Excerpts from a dataset
>>>
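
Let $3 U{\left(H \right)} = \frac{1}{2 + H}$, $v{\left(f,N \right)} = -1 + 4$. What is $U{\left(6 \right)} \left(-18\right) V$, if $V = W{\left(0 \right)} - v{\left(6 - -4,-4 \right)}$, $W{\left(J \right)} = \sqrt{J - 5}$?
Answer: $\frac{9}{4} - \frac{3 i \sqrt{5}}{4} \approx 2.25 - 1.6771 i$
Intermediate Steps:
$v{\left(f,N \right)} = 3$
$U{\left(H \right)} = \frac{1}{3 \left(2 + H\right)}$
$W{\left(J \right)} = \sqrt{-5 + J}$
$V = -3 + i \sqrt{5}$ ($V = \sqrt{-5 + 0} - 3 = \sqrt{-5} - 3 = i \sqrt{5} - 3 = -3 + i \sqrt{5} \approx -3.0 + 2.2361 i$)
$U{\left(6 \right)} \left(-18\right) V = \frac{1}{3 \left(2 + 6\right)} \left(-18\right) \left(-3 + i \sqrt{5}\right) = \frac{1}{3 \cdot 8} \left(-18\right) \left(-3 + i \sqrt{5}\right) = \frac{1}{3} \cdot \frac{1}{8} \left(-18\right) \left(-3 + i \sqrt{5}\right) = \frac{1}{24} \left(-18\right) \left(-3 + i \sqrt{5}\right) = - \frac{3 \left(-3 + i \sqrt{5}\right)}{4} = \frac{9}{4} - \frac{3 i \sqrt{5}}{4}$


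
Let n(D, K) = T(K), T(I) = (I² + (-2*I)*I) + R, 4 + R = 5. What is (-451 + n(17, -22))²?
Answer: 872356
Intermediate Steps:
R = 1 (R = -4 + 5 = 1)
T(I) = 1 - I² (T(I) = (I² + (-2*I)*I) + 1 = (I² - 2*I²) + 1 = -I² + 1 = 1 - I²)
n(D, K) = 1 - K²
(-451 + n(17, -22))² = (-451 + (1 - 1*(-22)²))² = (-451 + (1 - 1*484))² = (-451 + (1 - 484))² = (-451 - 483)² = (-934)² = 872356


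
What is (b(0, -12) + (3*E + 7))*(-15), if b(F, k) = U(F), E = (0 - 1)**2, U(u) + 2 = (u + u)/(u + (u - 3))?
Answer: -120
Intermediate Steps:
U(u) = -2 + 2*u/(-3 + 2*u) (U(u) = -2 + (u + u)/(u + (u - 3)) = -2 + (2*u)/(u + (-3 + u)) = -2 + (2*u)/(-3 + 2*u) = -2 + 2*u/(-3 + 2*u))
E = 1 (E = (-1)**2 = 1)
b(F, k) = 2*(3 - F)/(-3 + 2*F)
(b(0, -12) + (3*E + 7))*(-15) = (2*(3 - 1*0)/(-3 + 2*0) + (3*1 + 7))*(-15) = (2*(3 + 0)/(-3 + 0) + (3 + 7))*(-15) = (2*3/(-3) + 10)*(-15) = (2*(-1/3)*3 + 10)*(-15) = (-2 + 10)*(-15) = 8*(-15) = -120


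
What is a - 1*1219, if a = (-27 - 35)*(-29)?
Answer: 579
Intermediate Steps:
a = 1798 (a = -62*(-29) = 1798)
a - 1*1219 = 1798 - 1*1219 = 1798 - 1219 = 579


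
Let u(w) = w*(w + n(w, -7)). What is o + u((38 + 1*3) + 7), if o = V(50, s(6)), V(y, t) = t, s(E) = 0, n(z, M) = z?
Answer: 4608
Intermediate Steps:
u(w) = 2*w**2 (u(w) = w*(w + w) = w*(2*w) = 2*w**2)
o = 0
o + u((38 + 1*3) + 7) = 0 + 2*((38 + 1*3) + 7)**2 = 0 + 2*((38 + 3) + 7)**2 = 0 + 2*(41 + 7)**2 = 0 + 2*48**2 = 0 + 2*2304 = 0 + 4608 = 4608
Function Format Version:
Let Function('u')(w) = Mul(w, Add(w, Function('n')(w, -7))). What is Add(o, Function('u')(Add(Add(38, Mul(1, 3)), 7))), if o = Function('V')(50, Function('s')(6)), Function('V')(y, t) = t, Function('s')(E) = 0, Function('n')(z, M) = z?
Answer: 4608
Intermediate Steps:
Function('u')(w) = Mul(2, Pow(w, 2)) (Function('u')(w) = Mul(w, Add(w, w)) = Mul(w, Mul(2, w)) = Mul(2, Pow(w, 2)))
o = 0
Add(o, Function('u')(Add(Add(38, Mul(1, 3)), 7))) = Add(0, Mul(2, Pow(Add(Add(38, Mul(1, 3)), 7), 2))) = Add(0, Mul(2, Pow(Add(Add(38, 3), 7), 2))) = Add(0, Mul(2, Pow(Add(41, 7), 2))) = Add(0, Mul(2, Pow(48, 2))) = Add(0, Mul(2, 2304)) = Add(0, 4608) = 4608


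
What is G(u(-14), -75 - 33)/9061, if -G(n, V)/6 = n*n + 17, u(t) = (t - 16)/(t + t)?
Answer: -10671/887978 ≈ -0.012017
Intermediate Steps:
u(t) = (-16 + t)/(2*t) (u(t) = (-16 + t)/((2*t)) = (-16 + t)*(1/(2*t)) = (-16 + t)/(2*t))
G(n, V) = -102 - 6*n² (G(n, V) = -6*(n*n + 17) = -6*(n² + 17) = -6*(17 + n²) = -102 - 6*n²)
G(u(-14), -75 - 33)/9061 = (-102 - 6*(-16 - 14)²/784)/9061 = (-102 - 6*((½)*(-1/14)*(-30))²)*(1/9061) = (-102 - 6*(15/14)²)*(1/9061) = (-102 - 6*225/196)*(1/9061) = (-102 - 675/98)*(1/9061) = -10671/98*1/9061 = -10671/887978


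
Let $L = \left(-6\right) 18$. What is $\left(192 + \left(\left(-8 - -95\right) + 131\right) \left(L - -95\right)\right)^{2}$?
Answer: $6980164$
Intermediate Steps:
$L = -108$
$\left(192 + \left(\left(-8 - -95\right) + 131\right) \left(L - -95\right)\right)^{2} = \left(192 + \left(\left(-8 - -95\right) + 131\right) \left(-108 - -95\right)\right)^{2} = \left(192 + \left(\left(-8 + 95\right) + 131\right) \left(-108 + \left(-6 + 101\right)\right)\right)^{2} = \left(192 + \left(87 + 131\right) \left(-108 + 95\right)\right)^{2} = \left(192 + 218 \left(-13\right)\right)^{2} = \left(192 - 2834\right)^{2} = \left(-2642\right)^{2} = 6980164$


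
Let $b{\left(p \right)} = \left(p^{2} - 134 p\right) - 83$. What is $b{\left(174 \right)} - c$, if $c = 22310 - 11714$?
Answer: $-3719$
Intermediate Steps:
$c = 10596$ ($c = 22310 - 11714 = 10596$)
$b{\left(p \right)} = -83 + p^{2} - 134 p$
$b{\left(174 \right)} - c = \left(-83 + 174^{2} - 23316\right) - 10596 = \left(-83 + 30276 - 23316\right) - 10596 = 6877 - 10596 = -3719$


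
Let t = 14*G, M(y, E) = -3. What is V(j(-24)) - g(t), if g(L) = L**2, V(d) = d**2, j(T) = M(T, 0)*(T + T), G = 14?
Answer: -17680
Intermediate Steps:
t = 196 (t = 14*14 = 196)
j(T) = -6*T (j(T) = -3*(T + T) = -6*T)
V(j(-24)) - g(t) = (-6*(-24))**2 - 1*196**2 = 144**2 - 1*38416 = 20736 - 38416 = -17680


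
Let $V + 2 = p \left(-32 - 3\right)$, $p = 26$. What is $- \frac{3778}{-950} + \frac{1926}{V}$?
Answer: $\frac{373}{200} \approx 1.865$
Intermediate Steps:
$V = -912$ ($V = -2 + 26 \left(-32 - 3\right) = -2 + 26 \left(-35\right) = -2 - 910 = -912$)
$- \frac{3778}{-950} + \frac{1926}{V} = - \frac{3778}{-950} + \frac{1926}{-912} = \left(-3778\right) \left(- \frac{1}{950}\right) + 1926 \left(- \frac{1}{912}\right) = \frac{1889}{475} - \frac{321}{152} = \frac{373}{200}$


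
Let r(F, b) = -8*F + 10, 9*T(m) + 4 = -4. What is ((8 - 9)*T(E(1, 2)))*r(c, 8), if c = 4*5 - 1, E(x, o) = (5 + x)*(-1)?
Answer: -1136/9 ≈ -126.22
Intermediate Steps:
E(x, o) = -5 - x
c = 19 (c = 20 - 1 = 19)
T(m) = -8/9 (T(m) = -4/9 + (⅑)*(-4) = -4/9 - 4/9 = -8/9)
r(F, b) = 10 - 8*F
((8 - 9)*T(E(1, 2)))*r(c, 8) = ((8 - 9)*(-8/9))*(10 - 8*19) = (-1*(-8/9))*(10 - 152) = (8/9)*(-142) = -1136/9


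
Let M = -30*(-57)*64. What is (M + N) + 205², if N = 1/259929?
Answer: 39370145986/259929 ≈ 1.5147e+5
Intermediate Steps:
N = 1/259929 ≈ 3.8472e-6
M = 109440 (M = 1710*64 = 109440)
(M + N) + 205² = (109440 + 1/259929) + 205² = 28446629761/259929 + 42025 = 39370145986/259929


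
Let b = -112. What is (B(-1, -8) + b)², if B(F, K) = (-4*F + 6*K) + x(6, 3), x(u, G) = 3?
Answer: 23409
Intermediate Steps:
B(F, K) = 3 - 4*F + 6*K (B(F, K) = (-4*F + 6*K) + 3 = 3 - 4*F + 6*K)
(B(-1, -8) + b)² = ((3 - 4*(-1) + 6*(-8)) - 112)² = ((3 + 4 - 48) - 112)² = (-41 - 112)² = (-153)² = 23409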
<<<
• What you should do: Return the span of lines in the data above that opens at the line with "Let t = 14*G, M(y, E)" and closes at the line with "Answer: -1136/9 ≈ -126.22", exactly, ends included, nothing else.

• Response area:
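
Let t = 14*G, M(y, E) = -3. What is V(j(-24)) - g(t), if g(L) = L**2, V(d) = d**2, j(T) = M(T, 0)*(T + T), G = 14?
Answer: -17680
Intermediate Steps:
t = 196 (t = 14*14 = 196)
j(T) = -6*T (j(T) = -3*(T + T) = -6*T)
V(j(-24)) - g(t) = (-6*(-24))**2 - 1*196**2 = 144**2 - 1*38416 = 20736 - 38416 = -17680


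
Let $V + 2 = p \left(-32 - 3\right)$, $p = 26$. What is $- \frac{3778}{-950} + \frac{1926}{V}$?
Answer: $\frac{373}{200} \approx 1.865$
Intermediate Steps:
$V = -912$ ($V = -2 + 26 \left(-32 - 3\right) = -2 + 26 \left(-35\right) = -2 - 910 = -912$)
$- \frac{3778}{-950} + \frac{1926}{V} = - \frac{3778}{-950} + \frac{1926}{-912} = \left(-3778\right) \left(- \frac{1}{950}\right) + 1926 \left(- \frac{1}{912}\right) = \frac{1889}{475} - \frac{321}{152} = \frac{373}{200}$


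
Let r(F, b) = -8*F + 10, 9*T(m) + 4 = -4. What is ((8 - 9)*T(E(1, 2)))*r(c, 8), if c = 4*5 - 1, E(x, o) = (5 + x)*(-1)?
Answer: -1136/9 ≈ -126.22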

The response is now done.